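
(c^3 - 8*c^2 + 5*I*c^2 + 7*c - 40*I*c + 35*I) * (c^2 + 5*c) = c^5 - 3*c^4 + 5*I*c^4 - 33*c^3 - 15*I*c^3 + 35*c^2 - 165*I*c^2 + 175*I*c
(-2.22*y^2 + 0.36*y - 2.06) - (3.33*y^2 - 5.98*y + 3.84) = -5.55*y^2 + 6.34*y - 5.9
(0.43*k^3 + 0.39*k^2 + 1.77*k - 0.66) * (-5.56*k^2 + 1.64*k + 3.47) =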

...

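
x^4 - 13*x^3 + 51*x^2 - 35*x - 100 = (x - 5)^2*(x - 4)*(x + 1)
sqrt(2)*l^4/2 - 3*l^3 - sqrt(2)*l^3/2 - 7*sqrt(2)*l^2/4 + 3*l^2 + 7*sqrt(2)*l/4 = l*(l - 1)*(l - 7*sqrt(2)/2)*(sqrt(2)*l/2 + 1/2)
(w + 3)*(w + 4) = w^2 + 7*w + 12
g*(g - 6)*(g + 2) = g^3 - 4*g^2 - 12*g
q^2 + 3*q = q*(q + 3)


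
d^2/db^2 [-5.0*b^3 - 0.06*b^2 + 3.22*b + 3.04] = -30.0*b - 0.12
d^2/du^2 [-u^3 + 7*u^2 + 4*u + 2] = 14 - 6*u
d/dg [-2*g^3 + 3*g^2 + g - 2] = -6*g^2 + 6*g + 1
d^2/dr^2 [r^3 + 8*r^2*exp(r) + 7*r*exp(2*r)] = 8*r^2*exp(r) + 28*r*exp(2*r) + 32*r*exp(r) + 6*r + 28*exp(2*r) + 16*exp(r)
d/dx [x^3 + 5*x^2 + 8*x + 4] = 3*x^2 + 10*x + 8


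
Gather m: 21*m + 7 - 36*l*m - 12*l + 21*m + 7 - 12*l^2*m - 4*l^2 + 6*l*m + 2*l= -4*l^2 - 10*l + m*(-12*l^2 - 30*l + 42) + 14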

---

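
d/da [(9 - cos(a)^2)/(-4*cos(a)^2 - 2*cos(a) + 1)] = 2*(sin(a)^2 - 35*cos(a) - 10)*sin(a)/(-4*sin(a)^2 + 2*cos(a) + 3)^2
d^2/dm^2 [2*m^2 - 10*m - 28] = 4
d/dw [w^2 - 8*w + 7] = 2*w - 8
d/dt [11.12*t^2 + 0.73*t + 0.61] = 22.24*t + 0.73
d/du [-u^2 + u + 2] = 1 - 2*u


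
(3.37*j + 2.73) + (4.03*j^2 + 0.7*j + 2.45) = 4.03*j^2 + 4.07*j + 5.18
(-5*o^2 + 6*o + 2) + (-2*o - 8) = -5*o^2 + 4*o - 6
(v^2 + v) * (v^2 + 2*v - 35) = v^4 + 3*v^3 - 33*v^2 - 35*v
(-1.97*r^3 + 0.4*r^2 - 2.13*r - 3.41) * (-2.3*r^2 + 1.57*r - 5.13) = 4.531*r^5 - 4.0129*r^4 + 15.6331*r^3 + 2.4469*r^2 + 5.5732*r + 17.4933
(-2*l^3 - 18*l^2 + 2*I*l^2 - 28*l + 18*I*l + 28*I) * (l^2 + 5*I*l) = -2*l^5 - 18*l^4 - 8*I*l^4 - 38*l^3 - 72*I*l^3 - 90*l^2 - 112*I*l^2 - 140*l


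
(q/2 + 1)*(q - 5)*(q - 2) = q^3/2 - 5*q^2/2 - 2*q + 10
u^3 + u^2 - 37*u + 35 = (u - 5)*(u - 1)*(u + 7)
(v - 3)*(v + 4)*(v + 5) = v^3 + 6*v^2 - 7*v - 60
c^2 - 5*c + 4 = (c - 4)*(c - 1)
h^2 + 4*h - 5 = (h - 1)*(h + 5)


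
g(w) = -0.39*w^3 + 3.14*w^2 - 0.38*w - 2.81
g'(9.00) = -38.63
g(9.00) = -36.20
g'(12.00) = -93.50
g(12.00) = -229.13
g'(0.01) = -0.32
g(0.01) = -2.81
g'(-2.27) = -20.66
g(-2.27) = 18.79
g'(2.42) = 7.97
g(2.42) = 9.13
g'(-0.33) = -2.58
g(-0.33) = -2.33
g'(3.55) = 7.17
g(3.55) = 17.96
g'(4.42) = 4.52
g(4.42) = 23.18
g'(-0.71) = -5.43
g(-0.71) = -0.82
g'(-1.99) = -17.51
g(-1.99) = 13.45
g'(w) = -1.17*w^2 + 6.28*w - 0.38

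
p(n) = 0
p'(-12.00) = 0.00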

- **PROBLEM**: From the listing above, the lines starting with the one that has "(c^3 - 8*c^2" and running through the one that has "(0.43*k^3 + 0.39*k^2" should be copied exactly, ends included.

- **COMPLETED TASK**:
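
(c^3 - 8*c^2 + 5*I*c^2 + 7*c - 40*I*c + 35*I) * (c^2 + 5*c) = c^5 - 3*c^4 + 5*I*c^4 - 33*c^3 - 15*I*c^3 + 35*c^2 - 165*I*c^2 + 175*I*c
(-2.22*y^2 + 0.36*y - 2.06) - (3.33*y^2 - 5.98*y + 3.84) = -5.55*y^2 + 6.34*y - 5.9
(0.43*k^3 + 0.39*k^2 + 1.77*k - 0.66) * (-5.56*k^2 + 1.64*k + 3.47) =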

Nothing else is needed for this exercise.